_INSTRUCTIONS FOR THE TASK_. From the first line to the last, return the material exactly.

[INPUT MATERIAL — start]

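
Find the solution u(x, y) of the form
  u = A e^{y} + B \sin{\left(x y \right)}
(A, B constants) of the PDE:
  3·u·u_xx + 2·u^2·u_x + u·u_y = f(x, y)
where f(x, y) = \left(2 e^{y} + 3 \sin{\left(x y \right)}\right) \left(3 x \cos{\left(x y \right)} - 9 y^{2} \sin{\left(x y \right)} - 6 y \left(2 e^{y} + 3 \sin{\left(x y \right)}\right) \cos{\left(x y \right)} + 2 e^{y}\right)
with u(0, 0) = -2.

Substitute the ansatz u = A e^{y} + B \sin{\left(x y \right)} into the left-hand side.
Derivatives of the ansatz:
  u_xx = - B y^{2} \sin{\left(x y \right)}
  u_x = B y \cos{\left(x y \right)}
  u_y = A e^{y} + B x \cos{\left(x y \right)}
Term by term:
  3·u·u_xx = - 3 A B y^{2} e^{y} \sin{\left(x y \right)} - 3 B^{2} y^{2} \sin^{2}{\left(x y \right)}
  2·u^2·u_x = 2 A^{2} B y e^{2 y} \cos{\left(x y \right)} + 4 A B^{2} y e^{y} \sin{\left(x y \right)} \cos{\left(x y \right)} + 2 B^{3} y \sin^{2}{\left(x y \right)} \cos{\left(x y \right)}
  u·u_y = A^{2} e^{2 y} + A B x e^{y} \cos{\left(x y \right)} + A B e^{y} \sin{\left(x y \right)} + B^{2} x \sin{\left(x y \right)} \cos{\left(x y \right)}
So the left-hand side equals
  2 A^{2} B y e^{2 y} \cos{\left(x y \right)} + A^{2} e^{2 y} + 4 A B^{2} y e^{y} \sin{\left(x y \right)} \cos{\left(x y \right)} + A B x e^{y} \cos{\left(x y \right)} - 3 A B y^{2} e^{y} \sin{\left(x y \right)} + A B e^{y} \sin{\left(x y \right)} + 2 B^{3} y \sin^{2}{\left(x y \right)} \cos{\left(x y \right)} + B^{2} x \sin{\left(x y \right)} \cos{\left(x y \right)} - 3 B^{2} y^{2} \sin^{2}{\left(x y \right)}
This must equal f(x, y) identically; expanded, f = 6 x e^{y} \cos{\left(x y \right)} + 9 x \sin{\left(x y \right)} \cos{\left(x y \right)} - 18 y^{2} e^{y} \sin{\left(x y \right)} - 27 y^{2} \sin^{2}{\left(x y \right)} - 24 y e^{2 y} \cos{\left(x y \right)} - 72 y e^{y} \sin{\left(x y \right)} \cos{\left(x y \right)} - 54 y \sin^{2}{\left(x y \right)} \cos{\left(x y \right)} + 4 e^{2 y} + 6 e^{y} \sin{\left(x y \right)}.
Matching coefficients of the independent functions:
  [y^{2} \sin^{2}{\left(x y \right)}]:  - 3 B^{2} = -27
  [e^{y} \sin{\left(x y \right)}, x e^{y} \cos{\left(x y \right)}]:  A B = 6
  [x \sin{\left(x y \right)} \cos{\left(x y \right)}]:  B^{2} = 9
  [y e^{2 y} \cos{\left(x y \right)}]:  2 A^{2} B = -24
  [y \sin^{2}{\left(x y \right)} \cos{\left(x y \right)}]:  2 B^{3} = -54
  [y^{2} e^{y} \sin{\left(x y \right)}]:  - 3 A B = -18
  [y e^{y} \sin{\left(x y \right)} \cos{\left(x y \right)}]:  4 A B^{2} = -72
  [e^{2 y}]:  A^{2} = 4
Solving: A = -2, B = -3.
Check against the point condition:
  u(0, 0) = -2  ⟹  A = -2  ✓
Hence u(x, y) = - 2 e^{y} - 3 \sin{\left(x y \right)}.

Answer: u(x, y) = - 2 e^{y} - 3 \sin{\left(x y \right)}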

[INPUT MATERIAL — finish]

_OUTPUT FOR THIS TASK_.
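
Find the solution u(x, y) of the form
  u = A e^{y} + B \sin{\left(x y \right)}
(A, B constants) of the PDE:
  3·u·u_xx + 2·u^2·u_x + u·u_y = f(x, y)
where f(x, y) = \left(2 e^{y} + 3 \sin{\left(x y \right)}\right) \left(3 x \cos{\left(x y \right)} - 9 y^{2} \sin{\left(x y \right)} - 6 y \left(2 e^{y} + 3 \sin{\left(x y \right)}\right) \cos{\left(x y \right)} + 2 e^{y}\right)
with u(0, 0) = -2.

Substitute the ansatz u = A e^{y} + B \sin{\left(x y \right)} into the left-hand side.
Derivatives of the ansatz:
  u_xx = - B y^{2} \sin{\left(x y \right)}
  u_x = B y \cos{\left(x y \right)}
  u_y = A e^{y} + B x \cos{\left(x y \right)}
Term by term:
  3·u·u_xx = - 3 A B y^{2} e^{y} \sin{\left(x y \right)} - 3 B^{2} y^{2} \sin^{2}{\left(x y \right)}
  2·u^2·u_x = 2 A^{2} B y e^{2 y} \cos{\left(x y \right)} + 4 A B^{2} y e^{y} \sin{\left(x y \right)} \cos{\left(x y \right)} + 2 B^{3} y \sin^{2}{\left(x y \right)} \cos{\left(x y \right)}
  u·u_y = A^{2} e^{2 y} + A B x e^{y} \cos{\left(x y \right)} + A B e^{y} \sin{\left(x y \right)} + B^{2} x \sin{\left(x y \right)} \cos{\left(x y \right)}
So the left-hand side equals
  2 A^{2} B y e^{2 y} \cos{\left(x y \right)} + A^{2} e^{2 y} + 4 A B^{2} y e^{y} \sin{\left(x y \right)} \cos{\left(x y \right)} + A B x e^{y} \cos{\left(x y \right)} - 3 A B y^{2} e^{y} \sin{\left(x y \right)} + A B e^{y} \sin{\left(x y \right)} + 2 B^{3} y \sin^{2}{\left(x y \right)} \cos{\left(x y \right)} + B^{2} x \sin{\left(x y \right)} \cos{\left(x y \right)} - 3 B^{2} y^{2} \sin^{2}{\left(x y \right)}
This must equal f(x, y) identically; expanded, f = 6 x e^{y} \cos{\left(x y \right)} + 9 x \sin{\left(x y \right)} \cos{\left(x y \right)} - 18 y^{2} e^{y} \sin{\left(x y \right)} - 27 y^{2} \sin^{2}{\left(x y \right)} - 24 y e^{2 y} \cos{\left(x y \right)} - 72 y e^{y} \sin{\left(x y \right)} \cos{\left(x y \right)} - 54 y \sin^{2}{\left(x y \right)} \cos{\left(x y \right)} + 4 e^{2 y} + 6 e^{y} \sin{\left(x y \right)}.
Matching coefficients of the independent functions:
  [y^{2} \sin^{2}{\left(x y \right)}]:  - 3 B^{2} = -27
  [e^{y} \sin{\left(x y \right)}, x e^{y} \cos{\left(x y \right)}]:  A B = 6
  [x \sin{\left(x y \right)} \cos{\left(x y \right)}]:  B^{2} = 9
  [y e^{2 y} \cos{\left(x y \right)}]:  2 A^{2} B = -24
  [y \sin^{2}{\left(x y \right)} \cos{\left(x y \right)}]:  2 B^{3} = -54
  [y^{2} e^{y} \sin{\left(x y \right)}]:  - 3 A B = -18
  [y e^{y} \sin{\left(x y \right)} \cos{\left(x y \right)}]:  4 A B^{2} = -72
  [e^{2 y}]:  A^{2} = 4
Solving: A = -2, B = -3.
Check against the point condition:
  u(0, 0) = -2  ⟹  A = -2  ✓
Hence u(x, y) = - 2 e^{y} - 3 \sin{\left(x y \right)}.

Answer: u(x, y) = - 2 e^{y} - 3 \sin{\left(x y \right)}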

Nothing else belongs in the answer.